■ **PROBLEM DESCRIPTION**
Scan the listing below for "same", then report every line that has it.

--- START ---

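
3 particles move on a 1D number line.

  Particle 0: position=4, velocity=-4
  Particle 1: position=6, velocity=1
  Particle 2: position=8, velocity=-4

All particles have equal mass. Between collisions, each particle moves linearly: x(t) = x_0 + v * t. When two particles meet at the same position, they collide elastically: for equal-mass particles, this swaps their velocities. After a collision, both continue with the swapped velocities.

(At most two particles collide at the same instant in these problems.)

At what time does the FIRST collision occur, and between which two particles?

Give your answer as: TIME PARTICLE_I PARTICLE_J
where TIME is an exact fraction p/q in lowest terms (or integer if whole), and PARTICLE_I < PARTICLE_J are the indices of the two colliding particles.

Answer: 2/5 1 2

Derivation:
Pair (0,1): pos 4,6 vel -4,1 -> not approaching (rel speed -5 <= 0)
Pair (1,2): pos 6,8 vel 1,-4 -> gap=2, closing at 5/unit, collide at t=2/5
Earliest collision: t=2/5 between 1 and 2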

--- END ---

■ **RESULT OF THIS EXERCISE**
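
All particles have equal mass. Between collisions, each particle moves linearly: x(t) = x_0 + v * t. When two particles meet at the same position, they collide elastically: for equal-mass particles, this swaps their velocities. After a collision, both continue with the swapped velocities.
(At most two particles collide at the same instant in these problems.)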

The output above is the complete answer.